▶ **SOURCE RECORDS**
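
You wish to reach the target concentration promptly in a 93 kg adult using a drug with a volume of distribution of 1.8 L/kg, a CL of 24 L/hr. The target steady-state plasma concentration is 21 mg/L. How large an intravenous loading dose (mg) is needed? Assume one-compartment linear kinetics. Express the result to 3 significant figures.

Vd = 1.8 L/kg × 93 kg = 167.4 L
LD = Vd × C = 167.4 × 21.00 = 3515 mg

3520 mg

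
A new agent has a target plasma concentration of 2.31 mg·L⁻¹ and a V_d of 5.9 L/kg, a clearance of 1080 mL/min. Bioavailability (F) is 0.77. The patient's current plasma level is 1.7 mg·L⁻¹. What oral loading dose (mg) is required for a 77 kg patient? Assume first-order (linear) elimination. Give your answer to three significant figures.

360 mg

Total Vd = 5.9 × 77 = 454.3 L
LD is governed by Vd — clearance does not enter the loading-dose calculation.
Concentration deficit ΔC = 2.31 − 1.7 = 0.6100 mg/L
LD = Vd × ΔC / F = 454.3 × 0.6100 / 0.77 = 359.9 mg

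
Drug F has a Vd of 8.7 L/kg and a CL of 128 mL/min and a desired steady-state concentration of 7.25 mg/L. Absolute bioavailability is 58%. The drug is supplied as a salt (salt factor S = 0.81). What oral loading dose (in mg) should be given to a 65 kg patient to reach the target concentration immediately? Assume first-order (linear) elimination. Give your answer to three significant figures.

8730 mg

Vd(total) = 65 kg × 8.7 L/kg = 565.5 L
LD is governed by Vd — clearance does not enter the loading-dose calculation.
LD = Vd × C / F / S = 565.5 × 7.250 / 0.58 / 0.81 = 8727 mg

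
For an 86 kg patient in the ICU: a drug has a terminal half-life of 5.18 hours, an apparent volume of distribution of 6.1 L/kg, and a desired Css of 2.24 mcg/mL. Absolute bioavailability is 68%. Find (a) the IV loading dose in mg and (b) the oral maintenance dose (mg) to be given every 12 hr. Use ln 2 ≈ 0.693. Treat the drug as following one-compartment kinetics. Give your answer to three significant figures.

(a) 1180 mg; (b) 2770 mg

Total Vd = 6.1 × 86 = 524.6 L
LD = Vd × C = 524.6 × 2.24 = 1175 mg
CL = 0.693 × Vd / t½ = 0.693 × 524.6 / 5.18 = 70.18 L/h
D = CL × Css × τ / F = 70.18 × 2.24 × 12 / 0.68 = 2774 mg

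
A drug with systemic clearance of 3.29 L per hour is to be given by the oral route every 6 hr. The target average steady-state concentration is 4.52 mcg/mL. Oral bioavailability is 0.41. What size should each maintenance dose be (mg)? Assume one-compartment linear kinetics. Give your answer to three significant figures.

218 mg

At steady state, dose per interval replaces the amount cleared in that interval: F·D/τ = CL·Css.
D = CL × Css × τ / F = 3.290 × 4.52 × 6 / 0.41 = 217.6 mg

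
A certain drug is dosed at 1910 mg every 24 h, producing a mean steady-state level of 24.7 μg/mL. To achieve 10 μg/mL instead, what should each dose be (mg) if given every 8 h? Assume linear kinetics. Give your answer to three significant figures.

For first-order elimination, Css ∝ F·D/(CL·τ); F and CL are unchanged, so Css ∝ D/τ.
D₂ = D₁ × (Css,target / Css,current) × (τ₂/τ₁) = 1910 × (10/24.7) × (8/24) = 257.8 mg

258 mg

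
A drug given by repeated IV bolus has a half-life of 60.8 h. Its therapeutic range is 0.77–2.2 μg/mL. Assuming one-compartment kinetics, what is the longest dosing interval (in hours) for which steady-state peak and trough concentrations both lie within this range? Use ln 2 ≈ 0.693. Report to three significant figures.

92.1 h

k = 0.693 / t½ = 0.693 / 60.8 = 0.01140 h⁻¹
Between IV bolus doses, concentration decays as C = C₀·e^(−kτ), so C_peak/C_trough = e^(kτ).
τ_max = ln(C_peak/C_trough) / k = ln(2.2/0.77) / 0.01140 = 1.050 / 0.01140 = 92.11 h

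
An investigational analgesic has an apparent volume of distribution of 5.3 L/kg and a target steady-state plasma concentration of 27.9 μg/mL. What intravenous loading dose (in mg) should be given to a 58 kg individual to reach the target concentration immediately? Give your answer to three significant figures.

8580 mg

Vd = 5.3 L/kg × 58 kg = 307.4 L
LD = Vd × C = 307.4 × 27.90 = 8576 mg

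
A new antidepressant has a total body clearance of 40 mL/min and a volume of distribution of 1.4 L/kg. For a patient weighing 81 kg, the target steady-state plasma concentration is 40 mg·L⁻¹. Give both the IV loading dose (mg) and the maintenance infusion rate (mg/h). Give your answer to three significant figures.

Vd(total) = 81 kg × 1.4 L/kg = 113.4 L
Loading dose = Vd × C = 113.4 × 40 = 4536 mg
CL = 40 mL/min = 40 × 0.06 = 2.400 L/h
Maintenance infusion rate = CL × Css = 2.400 × 40 = 96.00 mg/h

(a) 4540 mg; (b) 96.0 mg/h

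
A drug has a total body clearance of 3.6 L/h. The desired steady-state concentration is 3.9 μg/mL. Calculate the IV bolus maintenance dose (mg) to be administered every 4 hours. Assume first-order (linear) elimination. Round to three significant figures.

D = CL × Css × τ = 3.600 × 3.9 × 4 = 56.16 mg

56.2 mg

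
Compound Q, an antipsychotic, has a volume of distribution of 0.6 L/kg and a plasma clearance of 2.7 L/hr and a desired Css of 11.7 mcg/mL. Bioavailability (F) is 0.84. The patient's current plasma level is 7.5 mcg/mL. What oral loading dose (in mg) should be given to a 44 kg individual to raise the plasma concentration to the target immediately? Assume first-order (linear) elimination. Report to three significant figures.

132 mg

Total Vd = 0.6 × 44 = 26.40 L
The loading dose fills Vd to the target concentration.
Concentration deficit ΔC = 11.7 − 7.5 = 4.200 mg/L
LD = Vd × ΔC / F = 26.40 × 4.200 / 0.84 = 132.0 mg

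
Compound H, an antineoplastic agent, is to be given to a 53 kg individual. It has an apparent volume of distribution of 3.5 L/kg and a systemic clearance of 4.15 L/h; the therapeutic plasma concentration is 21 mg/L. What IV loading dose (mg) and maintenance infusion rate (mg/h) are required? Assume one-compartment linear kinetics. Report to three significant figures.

(a) 3900 mg; (b) 87.2 mg/h

Total Vd = 3.5 × 53 = 185.5 L
LD = Vd · C_target = 185.5 × 21 = 3896 mg
Infusion rate = 4.150 L/h × 21 mg/L = 87.15 mg/h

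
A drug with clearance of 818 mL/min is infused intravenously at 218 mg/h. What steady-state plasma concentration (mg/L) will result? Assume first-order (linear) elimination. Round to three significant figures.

CL = 818 mL/min = 818 × 0.06 = 49.08 L/h
Css = rate / CL = 218 / 49.08 = 4.442 mg/L

4.44 mg/L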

▶ **TASK TO COMPLETE**
Please write out the lines that run from the one with "A drug with clearance" to the end of the records, both included, exactly as they appear.

▶ **RESULT BELOW**
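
A drug with clearance of 818 mL/min is infused intravenously at 218 mg/h. What steady-state plasma concentration (mg/L) will result? Assume first-order (linear) elimination. Round to three significant figures.

CL = 818 mL/min = 818 × 0.06 = 49.08 L/h
Css = rate / CL = 218 / 49.08 = 4.442 mg/L

4.44 mg/L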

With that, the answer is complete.